> _Data shown_
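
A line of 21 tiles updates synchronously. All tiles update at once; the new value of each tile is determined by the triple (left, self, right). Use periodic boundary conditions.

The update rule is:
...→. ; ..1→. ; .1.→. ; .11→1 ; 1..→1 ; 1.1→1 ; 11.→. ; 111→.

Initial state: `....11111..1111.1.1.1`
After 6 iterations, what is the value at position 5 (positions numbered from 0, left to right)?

1...1....1.1...1.1.1.
.1...1....1.1...1.1.1
1.1...1....1.1...1.1.
.1.1...1....1.1...1.1
1.1.1...1....1.1...1.
.1.1.1...1....1.1...1
position 5 holds 1

1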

> _Work instruction_
Restate precisely, and with nothing added, the lines from the one with "The update rule" through the final line of the material.

> _Reply to the task_
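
The update rule is:
...→. ; ..1→. ; .1.→. ; .11→1 ; 1..→1 ; 1.1→1 ; 11.→. ; 111→.

Initial state: `....11111..1111.1.1.1`
After 6 iterations, what is the value at position 5 (positions numbered from 0, left to right)?

1...1....1.1...1.1.1.
.1...1....1.1...1.1.1
1.1...1....1.1...1.1.
.1.1...1....1.1...1.1
1.1.1...1....1.1...1.
.1.1.1...1....1.1...1
position 5 holds 1

1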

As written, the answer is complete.